> Activity
Each line below needs to be duplicated without alteration.

> Data extract
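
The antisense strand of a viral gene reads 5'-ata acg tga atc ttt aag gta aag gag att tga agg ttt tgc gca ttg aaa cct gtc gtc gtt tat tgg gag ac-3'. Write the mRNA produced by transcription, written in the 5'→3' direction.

5'-GUCUCCCAAUAAACGACGACAGGUUUCAAUGCGCAAAACCUUCAAAUCUCCUUUACCUUAAAGAUUCACGUUAU-3'

RNA polymerase reads the template 3'→5' and synthesizes mRNA 5'→3' by base-pairing (A→U, T→A, G↔C). The complement of the template is TATTGCACTTAGAAATTCCATTTCCTCTAAACTTCCAAAACGCGTAACTTTGGACAGCAGCAAATAACCCTCTG; antiparallel, so 5'→3' the coding strand is GTCTCCCAATAAACGACGACAGGTTTCAATGCGCAAAACCTTCAAATCTCCTTTACCTTAAAGATTCACGTTAT. Replace T with U for the mRNA.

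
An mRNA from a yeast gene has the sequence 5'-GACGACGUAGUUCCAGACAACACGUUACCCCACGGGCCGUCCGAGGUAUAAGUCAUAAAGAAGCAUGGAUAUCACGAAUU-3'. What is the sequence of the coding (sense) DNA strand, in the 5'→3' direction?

5'-GACGACGTAGTTCCAGACAACACGTTACCCCACGGGCCGTCCGAGGTATAAGTCATAAAGAAGCATGGATATCACGAATT-3'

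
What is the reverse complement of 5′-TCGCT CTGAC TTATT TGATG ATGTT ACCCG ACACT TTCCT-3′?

5′-AGGAAAGTGTCGGGTAACATCATCAAATAAGTCAGAGCGA-3′

Reading the sequence 3'→5' and pairing each base (A↔T, G↔C) gives the reverse complement directly.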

> Answer to this task
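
The antisense strand of a viral gene reads 5'-ata acg tga atc ttt aag gta aag gag att tga agg ttt tgc gca ttg aaa cct gtc gtc gtt tat tgg gag ac-3'. Write the mRNA produced by transcription, written in the 5'→3' direction.

5'-GUCUCCCAAUAAACGACGACAGGUUUCAAUGCGCAAAACCUUCAAAUCUCCUUUACCUUAAAGAUUCACGUUAU-3'

RNA polymerase reads the template 3'→5' and synthesizes mRNA 5'→3' by base-pairing (A→U, T→A, G↔C). The complement of the template is TATTGCACTTAGAAATTCCATTTCCTCTAAACTTCCAAAACGCGTAACTTTGGACAGCAGCAAATAACCCTCTG; antiparallel, so 5'→3' the coding strand is GTCTCCCAATAAACGACGACAGGTTTCAATGCGCAAAACCTTCAAATCTCCTTTACCTTAAAGATTCACGTTAT. Replace T with U for the mRNA.

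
An mRNA from a yeast gene has the sequence 5'-GACGACGUAGUUCCAGACAACACGUUACCCCACGGGCCGUCCGAGGUAUAAGUCAUAAAGAAGCAUGGAUAUCACGAAUU-3'. What is the sequence of the coding (sense) DNA strand, in the 5'→3' direction?

5'-GACGACGTAGTTCCAGACAACACGTTACCCCACGGGCCGTCCGAGGTATAAGTCATAAAGAAGCATGGATATCACGAATT-3'

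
What is the reverse complement of 5′-TCGCT CTGAC TTATT TGATG ATGTT ACCCG ACACT TTCCT-3′?

5′-AGGAAAGTGTCGGGTAACATCATCAAATAAGTCAGAGCGA-3′

Reading the sequence 3'→5' and pairing each base (A↔T, G↔C) gives the reverse complement directly.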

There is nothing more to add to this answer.